• _Saved entries_:
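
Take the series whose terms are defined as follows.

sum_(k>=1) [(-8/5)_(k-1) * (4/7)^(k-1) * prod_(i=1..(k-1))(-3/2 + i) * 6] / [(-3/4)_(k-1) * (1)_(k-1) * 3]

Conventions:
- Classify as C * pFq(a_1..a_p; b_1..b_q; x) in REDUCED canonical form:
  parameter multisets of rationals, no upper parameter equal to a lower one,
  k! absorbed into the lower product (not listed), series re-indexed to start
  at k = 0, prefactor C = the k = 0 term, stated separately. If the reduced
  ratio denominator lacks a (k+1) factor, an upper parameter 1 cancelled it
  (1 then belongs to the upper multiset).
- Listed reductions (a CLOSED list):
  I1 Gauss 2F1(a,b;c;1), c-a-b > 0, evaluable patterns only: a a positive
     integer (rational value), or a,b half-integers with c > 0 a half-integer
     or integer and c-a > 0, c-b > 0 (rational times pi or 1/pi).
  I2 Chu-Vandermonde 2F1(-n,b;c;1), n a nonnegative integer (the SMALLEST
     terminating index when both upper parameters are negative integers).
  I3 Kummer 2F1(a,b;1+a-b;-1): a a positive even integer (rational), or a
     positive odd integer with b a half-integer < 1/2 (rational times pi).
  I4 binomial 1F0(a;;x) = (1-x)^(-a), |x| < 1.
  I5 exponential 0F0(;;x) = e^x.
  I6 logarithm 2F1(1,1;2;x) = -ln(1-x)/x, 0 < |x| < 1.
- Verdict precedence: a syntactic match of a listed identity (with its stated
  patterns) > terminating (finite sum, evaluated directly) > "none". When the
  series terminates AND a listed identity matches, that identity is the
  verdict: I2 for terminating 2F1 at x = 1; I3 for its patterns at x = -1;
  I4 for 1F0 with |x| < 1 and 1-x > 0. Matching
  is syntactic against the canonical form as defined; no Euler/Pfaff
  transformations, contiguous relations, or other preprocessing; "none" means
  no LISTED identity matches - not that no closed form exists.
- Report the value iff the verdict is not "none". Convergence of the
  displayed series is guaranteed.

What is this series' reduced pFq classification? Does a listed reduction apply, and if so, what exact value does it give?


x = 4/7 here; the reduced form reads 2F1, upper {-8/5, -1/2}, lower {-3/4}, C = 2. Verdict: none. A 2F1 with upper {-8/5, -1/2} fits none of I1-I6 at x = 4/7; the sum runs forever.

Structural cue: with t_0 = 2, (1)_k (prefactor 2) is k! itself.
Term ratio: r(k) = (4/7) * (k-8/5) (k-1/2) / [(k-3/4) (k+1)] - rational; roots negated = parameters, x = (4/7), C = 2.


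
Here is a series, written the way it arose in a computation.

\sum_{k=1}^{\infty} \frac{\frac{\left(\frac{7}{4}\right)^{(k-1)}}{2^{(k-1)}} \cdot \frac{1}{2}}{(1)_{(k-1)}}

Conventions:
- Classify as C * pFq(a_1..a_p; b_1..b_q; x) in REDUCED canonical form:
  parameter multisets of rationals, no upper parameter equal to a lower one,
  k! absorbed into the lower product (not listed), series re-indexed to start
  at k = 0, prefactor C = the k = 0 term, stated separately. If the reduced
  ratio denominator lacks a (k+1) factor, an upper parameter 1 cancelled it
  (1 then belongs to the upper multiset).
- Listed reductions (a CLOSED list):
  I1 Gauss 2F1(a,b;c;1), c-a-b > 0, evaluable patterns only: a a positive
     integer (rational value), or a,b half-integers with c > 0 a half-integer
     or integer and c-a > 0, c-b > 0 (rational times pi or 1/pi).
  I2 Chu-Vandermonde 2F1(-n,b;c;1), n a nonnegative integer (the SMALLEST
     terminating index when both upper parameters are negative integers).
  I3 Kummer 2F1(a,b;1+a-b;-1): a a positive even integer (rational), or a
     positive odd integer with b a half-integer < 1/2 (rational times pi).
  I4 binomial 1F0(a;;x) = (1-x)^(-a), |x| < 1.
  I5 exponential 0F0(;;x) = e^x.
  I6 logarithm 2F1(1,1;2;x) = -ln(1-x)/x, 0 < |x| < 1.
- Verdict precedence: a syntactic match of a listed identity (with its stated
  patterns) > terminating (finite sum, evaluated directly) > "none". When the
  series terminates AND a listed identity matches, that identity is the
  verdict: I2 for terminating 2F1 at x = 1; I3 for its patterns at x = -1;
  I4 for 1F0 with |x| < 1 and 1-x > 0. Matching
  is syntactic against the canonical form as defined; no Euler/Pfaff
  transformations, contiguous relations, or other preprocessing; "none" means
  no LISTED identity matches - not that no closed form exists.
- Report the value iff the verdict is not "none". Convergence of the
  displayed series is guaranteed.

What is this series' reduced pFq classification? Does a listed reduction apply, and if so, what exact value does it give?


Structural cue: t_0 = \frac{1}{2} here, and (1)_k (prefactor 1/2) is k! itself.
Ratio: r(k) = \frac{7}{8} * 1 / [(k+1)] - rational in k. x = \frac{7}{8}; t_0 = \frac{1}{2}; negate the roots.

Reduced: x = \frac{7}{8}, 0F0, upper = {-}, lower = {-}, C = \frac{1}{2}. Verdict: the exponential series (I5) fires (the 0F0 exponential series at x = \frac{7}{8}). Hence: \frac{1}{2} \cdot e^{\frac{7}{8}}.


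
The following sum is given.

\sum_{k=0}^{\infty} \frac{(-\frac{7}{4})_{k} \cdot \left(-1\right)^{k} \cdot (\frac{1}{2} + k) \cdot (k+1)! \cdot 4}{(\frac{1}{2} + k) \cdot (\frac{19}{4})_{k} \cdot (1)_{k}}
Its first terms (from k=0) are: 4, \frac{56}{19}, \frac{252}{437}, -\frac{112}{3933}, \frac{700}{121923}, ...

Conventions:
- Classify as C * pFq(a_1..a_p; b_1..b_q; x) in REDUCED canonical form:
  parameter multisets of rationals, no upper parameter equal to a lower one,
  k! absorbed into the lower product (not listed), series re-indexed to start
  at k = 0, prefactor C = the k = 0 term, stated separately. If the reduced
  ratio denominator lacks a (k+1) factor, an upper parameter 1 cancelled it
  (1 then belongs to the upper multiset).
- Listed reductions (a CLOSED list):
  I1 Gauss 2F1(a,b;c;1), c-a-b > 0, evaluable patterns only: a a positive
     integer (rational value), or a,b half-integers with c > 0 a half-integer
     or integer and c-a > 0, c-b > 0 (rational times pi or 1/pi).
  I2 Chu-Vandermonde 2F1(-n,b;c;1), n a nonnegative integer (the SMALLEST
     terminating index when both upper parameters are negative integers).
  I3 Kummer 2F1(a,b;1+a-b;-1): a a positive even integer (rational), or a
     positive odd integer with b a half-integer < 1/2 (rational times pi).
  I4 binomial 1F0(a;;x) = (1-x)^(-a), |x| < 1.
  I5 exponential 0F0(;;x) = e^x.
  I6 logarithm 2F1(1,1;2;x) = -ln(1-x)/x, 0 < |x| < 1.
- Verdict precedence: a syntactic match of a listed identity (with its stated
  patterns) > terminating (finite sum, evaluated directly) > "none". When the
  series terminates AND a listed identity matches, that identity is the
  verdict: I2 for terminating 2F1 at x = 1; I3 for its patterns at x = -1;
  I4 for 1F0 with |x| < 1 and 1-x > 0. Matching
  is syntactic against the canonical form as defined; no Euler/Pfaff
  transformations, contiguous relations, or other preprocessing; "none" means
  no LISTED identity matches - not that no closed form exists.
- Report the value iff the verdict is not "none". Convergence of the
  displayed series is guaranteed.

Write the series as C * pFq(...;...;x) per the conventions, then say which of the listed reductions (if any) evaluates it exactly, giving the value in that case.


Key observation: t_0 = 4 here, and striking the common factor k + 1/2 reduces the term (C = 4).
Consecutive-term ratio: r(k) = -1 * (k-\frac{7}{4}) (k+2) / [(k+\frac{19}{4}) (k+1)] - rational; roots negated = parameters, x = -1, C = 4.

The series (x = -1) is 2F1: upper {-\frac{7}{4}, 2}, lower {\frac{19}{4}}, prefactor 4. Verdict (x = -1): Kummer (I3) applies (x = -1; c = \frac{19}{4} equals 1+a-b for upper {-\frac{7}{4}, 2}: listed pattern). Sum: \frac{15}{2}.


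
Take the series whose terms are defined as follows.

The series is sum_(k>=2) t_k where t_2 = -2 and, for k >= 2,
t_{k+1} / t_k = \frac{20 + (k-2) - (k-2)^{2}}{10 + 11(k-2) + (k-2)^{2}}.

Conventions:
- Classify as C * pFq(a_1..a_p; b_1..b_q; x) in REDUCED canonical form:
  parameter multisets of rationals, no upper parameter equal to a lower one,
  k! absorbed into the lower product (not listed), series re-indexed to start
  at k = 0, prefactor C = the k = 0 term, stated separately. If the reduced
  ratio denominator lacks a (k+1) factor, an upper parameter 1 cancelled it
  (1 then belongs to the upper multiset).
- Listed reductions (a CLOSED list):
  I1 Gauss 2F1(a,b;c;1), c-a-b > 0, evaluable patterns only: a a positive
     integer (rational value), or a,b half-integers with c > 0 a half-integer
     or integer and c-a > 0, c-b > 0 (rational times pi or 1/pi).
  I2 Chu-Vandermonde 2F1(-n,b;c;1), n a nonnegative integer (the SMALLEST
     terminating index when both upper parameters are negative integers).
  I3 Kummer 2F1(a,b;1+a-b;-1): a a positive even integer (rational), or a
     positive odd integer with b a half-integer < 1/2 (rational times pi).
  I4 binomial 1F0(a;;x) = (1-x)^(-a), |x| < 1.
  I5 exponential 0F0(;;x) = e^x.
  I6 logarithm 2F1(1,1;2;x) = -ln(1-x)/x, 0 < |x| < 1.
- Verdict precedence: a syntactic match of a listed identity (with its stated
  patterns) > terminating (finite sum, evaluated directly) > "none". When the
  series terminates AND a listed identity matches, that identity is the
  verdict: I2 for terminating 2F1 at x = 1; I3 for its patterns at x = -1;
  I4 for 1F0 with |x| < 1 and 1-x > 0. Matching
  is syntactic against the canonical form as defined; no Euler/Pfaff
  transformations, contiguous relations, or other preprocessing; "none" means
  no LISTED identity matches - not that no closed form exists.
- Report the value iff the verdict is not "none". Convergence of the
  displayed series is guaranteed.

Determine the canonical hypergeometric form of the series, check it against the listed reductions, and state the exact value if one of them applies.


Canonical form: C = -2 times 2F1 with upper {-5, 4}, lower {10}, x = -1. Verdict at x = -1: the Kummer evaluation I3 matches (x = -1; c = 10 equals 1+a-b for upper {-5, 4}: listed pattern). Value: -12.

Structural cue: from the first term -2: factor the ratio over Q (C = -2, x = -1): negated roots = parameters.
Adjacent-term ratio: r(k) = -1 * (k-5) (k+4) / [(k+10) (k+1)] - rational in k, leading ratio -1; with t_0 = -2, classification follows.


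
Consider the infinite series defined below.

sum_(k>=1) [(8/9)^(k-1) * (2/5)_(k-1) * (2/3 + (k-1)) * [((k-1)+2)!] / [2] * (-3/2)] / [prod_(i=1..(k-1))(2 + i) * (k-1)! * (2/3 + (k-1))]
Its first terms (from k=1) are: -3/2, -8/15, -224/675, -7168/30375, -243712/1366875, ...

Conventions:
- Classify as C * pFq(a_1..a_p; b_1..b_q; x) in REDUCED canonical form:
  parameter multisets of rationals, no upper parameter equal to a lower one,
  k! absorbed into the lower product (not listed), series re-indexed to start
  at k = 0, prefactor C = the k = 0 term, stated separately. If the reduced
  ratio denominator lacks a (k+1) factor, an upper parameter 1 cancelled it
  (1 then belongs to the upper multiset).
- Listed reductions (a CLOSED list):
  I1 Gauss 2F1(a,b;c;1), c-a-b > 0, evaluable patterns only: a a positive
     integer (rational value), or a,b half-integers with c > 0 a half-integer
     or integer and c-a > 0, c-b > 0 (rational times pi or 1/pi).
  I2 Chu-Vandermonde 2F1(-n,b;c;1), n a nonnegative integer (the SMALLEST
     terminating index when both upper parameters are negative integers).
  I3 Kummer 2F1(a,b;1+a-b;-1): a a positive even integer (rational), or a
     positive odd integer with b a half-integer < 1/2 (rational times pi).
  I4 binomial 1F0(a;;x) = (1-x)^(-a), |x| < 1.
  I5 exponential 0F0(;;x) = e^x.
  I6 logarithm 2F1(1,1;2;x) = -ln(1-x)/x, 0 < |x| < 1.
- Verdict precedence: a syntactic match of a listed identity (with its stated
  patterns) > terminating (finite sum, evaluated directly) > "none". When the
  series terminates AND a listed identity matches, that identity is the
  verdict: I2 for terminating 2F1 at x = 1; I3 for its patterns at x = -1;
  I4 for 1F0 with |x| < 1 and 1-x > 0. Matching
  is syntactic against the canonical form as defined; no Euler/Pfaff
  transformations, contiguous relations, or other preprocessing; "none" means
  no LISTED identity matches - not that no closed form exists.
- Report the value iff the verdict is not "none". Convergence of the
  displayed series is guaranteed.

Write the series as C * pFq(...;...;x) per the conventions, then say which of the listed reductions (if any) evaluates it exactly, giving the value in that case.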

• _Problem to work on_:
What lines in the entries above include the string "terms"? Return each one.

• _Problem solution_:
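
Take the series whose terms are defined as follows.
Its first terms (from k=0) are: 4, \frac{56}{19}, \frac{252}{437}, -\frac{112}{3933}, \frac{700}{121923}, ...
Take the series whose terms are defined as follows.
Its first terms (from k=1) are: -3/2, -8/15, -224/675, -7168/30375, -243712/1366875, ...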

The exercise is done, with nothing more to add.